## Task item
Each line that includes "cannot" must be copied from the records.

Records for this exercise Block Start

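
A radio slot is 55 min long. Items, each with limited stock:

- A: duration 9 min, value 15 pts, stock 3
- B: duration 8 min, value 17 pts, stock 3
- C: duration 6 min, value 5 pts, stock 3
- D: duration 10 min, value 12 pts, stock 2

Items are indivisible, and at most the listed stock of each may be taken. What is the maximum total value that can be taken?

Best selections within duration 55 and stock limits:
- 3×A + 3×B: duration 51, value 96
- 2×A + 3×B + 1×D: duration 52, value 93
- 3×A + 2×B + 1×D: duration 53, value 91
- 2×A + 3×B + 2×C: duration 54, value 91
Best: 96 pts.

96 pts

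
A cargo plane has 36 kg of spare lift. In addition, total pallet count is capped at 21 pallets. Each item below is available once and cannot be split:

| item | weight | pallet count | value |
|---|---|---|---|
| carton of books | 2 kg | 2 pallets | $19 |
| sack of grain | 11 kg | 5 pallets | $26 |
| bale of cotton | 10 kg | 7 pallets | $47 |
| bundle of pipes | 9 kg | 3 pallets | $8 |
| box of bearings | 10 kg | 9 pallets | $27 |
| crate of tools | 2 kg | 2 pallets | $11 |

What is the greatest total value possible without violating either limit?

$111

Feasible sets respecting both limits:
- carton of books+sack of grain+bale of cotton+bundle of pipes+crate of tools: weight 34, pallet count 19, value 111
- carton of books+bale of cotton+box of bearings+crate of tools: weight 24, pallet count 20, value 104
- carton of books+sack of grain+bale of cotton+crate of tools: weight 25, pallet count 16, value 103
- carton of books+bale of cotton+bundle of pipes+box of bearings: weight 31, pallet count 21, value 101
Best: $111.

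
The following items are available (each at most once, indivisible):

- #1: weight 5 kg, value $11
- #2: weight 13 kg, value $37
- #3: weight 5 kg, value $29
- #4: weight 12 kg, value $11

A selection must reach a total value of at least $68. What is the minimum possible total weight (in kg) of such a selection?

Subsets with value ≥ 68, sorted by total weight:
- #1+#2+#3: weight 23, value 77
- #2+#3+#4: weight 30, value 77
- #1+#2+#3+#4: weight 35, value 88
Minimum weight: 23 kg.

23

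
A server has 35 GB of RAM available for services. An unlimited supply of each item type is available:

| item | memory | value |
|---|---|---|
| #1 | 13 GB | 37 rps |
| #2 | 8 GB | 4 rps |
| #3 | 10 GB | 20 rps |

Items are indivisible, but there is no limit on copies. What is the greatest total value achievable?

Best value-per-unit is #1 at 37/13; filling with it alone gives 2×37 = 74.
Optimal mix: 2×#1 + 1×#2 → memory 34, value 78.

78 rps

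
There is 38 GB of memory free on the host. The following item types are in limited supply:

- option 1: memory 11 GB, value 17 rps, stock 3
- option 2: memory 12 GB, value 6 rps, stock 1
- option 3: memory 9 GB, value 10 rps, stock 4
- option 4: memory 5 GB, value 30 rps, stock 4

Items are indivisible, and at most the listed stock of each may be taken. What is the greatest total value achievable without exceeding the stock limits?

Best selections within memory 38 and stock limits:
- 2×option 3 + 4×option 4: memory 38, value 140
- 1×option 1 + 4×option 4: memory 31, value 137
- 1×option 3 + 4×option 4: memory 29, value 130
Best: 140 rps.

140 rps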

Records for this exercise Block End
Records for this exercise Block Start

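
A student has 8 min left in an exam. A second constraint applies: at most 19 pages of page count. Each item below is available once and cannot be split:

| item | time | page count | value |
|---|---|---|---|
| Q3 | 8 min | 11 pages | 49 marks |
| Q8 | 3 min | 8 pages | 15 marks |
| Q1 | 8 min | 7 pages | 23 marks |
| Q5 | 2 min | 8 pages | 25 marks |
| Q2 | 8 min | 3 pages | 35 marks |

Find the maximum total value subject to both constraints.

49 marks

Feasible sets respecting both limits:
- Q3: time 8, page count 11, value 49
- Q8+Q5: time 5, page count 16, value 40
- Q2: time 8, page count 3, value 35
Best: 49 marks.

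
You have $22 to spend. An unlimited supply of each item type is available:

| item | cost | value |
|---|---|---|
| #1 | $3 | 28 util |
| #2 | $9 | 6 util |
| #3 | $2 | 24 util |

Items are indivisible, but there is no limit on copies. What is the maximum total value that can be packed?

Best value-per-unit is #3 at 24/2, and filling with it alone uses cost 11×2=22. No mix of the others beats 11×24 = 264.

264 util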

Records for this exercise Block End

## Worked solution
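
A cargo plane has 36 kg of spare lift. In addition, total pallet count is capped at 21 pallets. Each item below is available once and cannot be split:
A student has 8 min left in an exam. A second constraint applies: at most 19 pages of page count. Each item below is available once and cannot be split: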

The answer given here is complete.